§ ASSIGNED TASK: Of all the lines below, return only those starting with the line holding "step 2: leader → (35.000, 74.000, 157.000°), clutch" and going on through the line holding "step 5: leader → (43.000, 87.000, 175.000°), clutch", exactly as written.

§ SUPPLIED RECORDS:
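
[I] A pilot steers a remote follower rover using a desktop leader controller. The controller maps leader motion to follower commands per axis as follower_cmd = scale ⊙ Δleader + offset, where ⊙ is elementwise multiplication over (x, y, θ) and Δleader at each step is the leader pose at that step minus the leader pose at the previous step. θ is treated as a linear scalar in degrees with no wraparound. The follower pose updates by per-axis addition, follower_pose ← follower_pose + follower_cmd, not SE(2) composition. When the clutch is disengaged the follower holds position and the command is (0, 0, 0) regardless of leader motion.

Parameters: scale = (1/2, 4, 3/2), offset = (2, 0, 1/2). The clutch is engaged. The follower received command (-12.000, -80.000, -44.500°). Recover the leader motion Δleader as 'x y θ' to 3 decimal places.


axis x: (-12.000 − 2) / (1/2) = -28.000
axis y: (-80.000 − 0) / (4) = -20.000
axis θ: (-44.500 − 1/2) / (3/2) = -30.000

-28.000 -20.000 -30.000


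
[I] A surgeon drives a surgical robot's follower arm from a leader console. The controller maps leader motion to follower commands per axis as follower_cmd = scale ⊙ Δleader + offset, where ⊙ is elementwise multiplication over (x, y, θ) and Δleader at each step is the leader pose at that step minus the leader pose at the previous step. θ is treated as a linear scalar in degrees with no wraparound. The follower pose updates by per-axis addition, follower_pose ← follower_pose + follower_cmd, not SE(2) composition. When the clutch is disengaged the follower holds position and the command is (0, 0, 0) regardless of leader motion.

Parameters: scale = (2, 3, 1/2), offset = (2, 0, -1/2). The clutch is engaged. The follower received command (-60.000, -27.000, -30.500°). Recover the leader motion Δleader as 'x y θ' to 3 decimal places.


axis x: (-60.000 − 2) / (2) = -31.000
axis y: (-27.000 − 0) / (3) = -9.000
axis θ: (-30.500 − -1/2) / (1/2) = -60.000

-31.000 -9.000 -60.000


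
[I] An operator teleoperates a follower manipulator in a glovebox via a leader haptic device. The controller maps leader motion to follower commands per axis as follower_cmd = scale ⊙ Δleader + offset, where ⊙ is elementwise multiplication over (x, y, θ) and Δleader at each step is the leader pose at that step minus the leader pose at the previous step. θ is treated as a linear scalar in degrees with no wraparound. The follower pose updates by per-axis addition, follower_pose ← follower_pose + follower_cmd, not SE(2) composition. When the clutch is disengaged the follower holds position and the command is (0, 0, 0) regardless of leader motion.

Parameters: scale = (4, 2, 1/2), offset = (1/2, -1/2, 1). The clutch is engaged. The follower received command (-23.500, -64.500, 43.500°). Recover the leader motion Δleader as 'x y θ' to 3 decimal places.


axis x: (-23.500 − 1/2) / (4) = -6.000
axis y: (-64.500 − -1/2) / (2) = -32.000
axis θ: (43.500 − 1) / (1/2) = 85.000

-6.000 -32.000 85.000


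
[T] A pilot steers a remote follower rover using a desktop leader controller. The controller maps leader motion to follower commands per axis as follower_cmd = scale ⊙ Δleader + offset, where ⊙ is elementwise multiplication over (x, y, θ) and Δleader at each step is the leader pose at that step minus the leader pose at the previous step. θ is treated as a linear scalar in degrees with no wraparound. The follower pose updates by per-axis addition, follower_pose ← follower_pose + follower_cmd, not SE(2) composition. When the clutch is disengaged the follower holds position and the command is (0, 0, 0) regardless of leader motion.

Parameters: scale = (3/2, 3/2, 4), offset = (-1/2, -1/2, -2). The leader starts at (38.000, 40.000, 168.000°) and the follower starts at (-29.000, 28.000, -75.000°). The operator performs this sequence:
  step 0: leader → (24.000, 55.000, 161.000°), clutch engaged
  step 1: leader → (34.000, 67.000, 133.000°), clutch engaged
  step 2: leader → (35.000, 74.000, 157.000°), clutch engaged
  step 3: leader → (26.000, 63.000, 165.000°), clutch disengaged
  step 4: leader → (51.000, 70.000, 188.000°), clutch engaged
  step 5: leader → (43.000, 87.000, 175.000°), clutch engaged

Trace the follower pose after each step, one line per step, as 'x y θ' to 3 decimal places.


step 0: Δleader=(-14.000, 15.000, -7.000°), engaged; cmd=(-21.500, 22.000, -30.000°) → follower=(-50.500, 50.000, -105.000°)
step 1: Δleader=(10.000, 12.000, -28.000°), engaged; cmd=(14.500, 17.500, -114.000°) → follower=(-36.000, 67.500, -219.000°)
step 2: Δleader=(1.000, 7.000, 24.000°), engaged; cmd=(1.000, 10.000, 94.000°) → follower=(-35.000, 77.500, -125.000°)
step 3: Δleader=(-9.000, -11.000, 8.000°), disengaged; cmd=(0,0,0) → follower holds at (-35.000, 77.500, -125.000°)
step 4: Δleader=(25.000, 7.000, 23.000°), engaged; cmd=(37.000, 10.000, 90.000°) → follower=(2.000, 87.500, -35.000°)
step 5: Δleader=(-8.000, 17.000, -13.000°), engaged; cmd=(-12.500, 25.000, -54.000°) → follower=(-10.500, 112.500, -89.000°)

-50.500 50.000 -105.000
-36.000 67.500 -219.000
-35.000 77.500 -125.000
-35.000 77.500 -125.000
2.000 87.500 -35.000
-10.500 112.500 -89.000


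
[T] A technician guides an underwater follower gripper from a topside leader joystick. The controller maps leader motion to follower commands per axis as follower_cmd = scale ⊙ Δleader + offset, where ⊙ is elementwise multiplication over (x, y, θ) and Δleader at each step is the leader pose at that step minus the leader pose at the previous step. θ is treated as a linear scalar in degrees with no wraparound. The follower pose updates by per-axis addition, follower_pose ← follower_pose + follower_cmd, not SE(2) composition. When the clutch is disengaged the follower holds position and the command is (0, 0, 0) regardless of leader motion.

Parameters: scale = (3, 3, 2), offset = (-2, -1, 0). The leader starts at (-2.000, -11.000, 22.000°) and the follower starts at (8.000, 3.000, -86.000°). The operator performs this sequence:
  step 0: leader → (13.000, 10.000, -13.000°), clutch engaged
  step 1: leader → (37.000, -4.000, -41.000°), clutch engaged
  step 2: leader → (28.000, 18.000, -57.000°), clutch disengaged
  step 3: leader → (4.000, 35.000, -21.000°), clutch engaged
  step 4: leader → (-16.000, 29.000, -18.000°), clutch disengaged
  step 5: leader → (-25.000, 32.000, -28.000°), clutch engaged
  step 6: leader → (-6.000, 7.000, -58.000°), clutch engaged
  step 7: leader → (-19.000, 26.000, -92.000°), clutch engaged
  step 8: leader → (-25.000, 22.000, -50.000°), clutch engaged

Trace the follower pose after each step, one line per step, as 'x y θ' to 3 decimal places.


step 0: Δleader=(15.000, 21.000, -35.000°), engaged; cmd=(43.000, 62.000, -70.000°) → follower=(51.000, 65.000, -156.000°)
step 1: Δleader=(24.000, -14.000, -28.000°), engaged; cmd=(70.000, -43.000, -56.000°) → follower=(121.000, 22.000, -212.000°)
step 2: Δleader=(-9.000, 22.000, -16.000°), disengaged; cmd=(0,0,0) → follower holds at (121.000, 22.000, -212.000°)
step 3: Δleader=(-24.000, 17.000, 36.000°), engaged; cmd=(-74.000, 50.000, 72.000°) → follower=(47.000, 72.000, -140.000°)
step 4: Δleader=(-20.000, -6.000, 3.000°), disengaged; cmd=(0,0,0) → follower holds at (47.000, 72.000, -140.000°)
step 5: Δleader=(-9.000, 3.000, -10.000°), engaged; cmd=(-29.000, 8.000, -20.000°) → follower=(18.000, 80.000, -160.000°)
step 6: Δleader=(19.000, -25.000, -30.000°), engaged; cmd=(55.000, -76.000, -60.000°) → follower=(73.000, 4.000, -220.000°)
step 7: Δleader=(-13.000, 19.000, -34.000°), engaged; cmd=(-41.000, 56.000, -68.000°) → follower=(32.000, 60.000, -288.000°)
step 8: Δleader=(-6.000, -4.000, 42.000°), engaged; cmd=(-20.000, -13.000, 84.000°) → follower=(12.000, 47.000, -204.000°)

51.000 65.000 -156.000
121.000 22.000 -212.000
121.000 22.000 -212.000
47.000 72.000 -140.000
47.000 72.000 -140.000
18.000 80.000 -160.000
73.000 4.000 -220.000
32.000 60.000 -288.000
12.000 47.000 -204.000


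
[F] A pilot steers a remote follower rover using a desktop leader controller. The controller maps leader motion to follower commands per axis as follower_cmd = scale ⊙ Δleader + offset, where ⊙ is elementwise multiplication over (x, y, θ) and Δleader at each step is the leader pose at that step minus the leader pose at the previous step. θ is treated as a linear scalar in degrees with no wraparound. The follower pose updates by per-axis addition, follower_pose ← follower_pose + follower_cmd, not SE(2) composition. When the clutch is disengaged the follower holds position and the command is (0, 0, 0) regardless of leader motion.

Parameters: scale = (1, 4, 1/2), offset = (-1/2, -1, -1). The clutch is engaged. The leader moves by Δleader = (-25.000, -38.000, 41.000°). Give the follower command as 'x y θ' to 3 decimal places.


axis x: 1·-25.000 + -1/2 = -25.500
axis y: 4·-38.000 + -1 = -153.000
axis θ: 1/2·41.000 + -1 = 19.500

-25.500 -153.000 19.500


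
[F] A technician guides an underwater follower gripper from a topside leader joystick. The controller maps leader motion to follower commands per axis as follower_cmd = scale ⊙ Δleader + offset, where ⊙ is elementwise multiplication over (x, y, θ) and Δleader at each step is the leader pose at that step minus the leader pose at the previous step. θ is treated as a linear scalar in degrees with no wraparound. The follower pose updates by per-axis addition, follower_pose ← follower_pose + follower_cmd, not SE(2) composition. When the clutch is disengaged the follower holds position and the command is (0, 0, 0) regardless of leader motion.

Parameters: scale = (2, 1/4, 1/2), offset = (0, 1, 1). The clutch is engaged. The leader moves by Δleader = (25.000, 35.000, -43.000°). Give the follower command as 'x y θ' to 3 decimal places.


50.000 9.750 -20.500

axis x: 2·25.000 + 0 = 50.000
axis y: 1/4·35.000 + 1 = 9.750
axis θ: 1/2·-43.000 + 1 = -20.500


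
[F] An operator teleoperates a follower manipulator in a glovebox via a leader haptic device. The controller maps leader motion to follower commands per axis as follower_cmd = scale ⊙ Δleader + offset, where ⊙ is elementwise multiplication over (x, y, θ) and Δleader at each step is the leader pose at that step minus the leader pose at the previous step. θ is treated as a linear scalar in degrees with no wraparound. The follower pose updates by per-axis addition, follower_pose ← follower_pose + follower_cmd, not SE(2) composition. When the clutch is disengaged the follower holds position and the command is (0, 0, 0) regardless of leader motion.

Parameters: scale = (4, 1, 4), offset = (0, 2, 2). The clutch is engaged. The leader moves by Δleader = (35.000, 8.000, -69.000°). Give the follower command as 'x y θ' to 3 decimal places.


axis x: 4·35.000 + 0 = 140.000
axis y: 1·8.000 + 2 = 10.000
axis θ: 4·-69.000 + 2 = -274.000

140.000 10.000 -274.000


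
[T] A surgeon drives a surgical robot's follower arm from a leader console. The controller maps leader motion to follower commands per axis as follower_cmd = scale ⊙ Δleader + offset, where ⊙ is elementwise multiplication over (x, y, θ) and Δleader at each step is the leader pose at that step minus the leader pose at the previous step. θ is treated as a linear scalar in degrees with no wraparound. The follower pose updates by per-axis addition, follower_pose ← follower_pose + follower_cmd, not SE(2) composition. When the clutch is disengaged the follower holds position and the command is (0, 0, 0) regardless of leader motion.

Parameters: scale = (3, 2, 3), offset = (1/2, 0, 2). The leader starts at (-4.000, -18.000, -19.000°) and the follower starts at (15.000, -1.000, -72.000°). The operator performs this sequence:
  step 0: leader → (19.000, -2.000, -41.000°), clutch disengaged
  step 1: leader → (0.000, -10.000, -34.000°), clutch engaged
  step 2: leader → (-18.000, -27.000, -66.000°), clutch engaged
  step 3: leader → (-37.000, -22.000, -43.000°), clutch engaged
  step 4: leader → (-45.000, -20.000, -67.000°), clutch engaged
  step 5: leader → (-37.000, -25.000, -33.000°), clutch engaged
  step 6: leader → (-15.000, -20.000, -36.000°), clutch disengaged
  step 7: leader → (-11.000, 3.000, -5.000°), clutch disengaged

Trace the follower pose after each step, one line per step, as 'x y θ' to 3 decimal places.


15.000 -1.000 -72.000
-41.500 -17.000 -49.000
-95.000 -51.000 -143.000
-151.500 -41.000 -72.000
-175.000 -37.000 -142.000
-150.500 -47.000 -38.000
-150.500 -47.000 -38.000
-150.500 -47.000 -38.000

step 0: Δleader=(23.000, 16.000, -22.000°), disengaged; cmd=(0,0,0) → follower holds at (15.000, -1.000, -72.000°)
step 1: Δleader=(-19.000, -8.000, 7.000°), engaged; cmd=(-56.500, -16.000, 23.000°) → follower=(-41.500, -17.000, -49.000°)
step 2: Δleader=(-18.000, -17.000, -32.000°), engaged; cmd=(-53.500, -34.000, -94.000°) → follower=(-95.000, -51.000, -143.000°)
step 3: Δleader=(-19.000, 5.000, 23.000°), engaged; cmd=(-56.500, 10.000, 71.000°) → follower=(-151.500, -41.000, -72.000°)
step 4: Δleader=(-8.000, 2.000, -24.000°), engaged; cmd=(-23.500, 4.000, -70.000°) → follower=(-175.000, -37.000, -142.000°)
step 5: Δleader=(8.000, -5.000, 34.000°), engaged; cmd=(24.500, -10.000, 104.000°) → follower=(-150.500, -47.000, -38.000°)
step 6: Δleader=(22.000, 5.000, -3.000°), disengaged; cmd=(0,0,0) → follower holds at (-150.500, -47.000, -38.000°)
step 7: Δleader=(4.000, 23.000, 31.000°), disengaged; cmd=(0,0,0) → follower holds at (-150.500, -47.000, -38.000°)


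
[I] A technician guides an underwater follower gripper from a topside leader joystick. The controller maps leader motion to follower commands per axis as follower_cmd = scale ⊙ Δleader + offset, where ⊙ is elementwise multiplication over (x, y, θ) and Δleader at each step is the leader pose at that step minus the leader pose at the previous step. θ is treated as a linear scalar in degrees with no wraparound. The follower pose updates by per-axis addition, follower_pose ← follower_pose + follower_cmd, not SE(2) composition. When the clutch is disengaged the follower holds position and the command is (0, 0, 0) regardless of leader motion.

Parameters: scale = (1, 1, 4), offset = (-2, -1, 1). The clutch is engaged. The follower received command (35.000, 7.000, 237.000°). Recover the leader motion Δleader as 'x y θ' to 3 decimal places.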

§ REPLY TO THE TASK:
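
  step 2: leader → (35.000, 74.000, 157.000°), clutch engaged
  step 3: leader → (26.000, 63.000, 165.000°), clutch disengaged
  step 4: leader → (51.000, 70.000, 188.000°), clutch engaged
  step 5: leader → (43.000, 87.000, 175.000°), clutch engaged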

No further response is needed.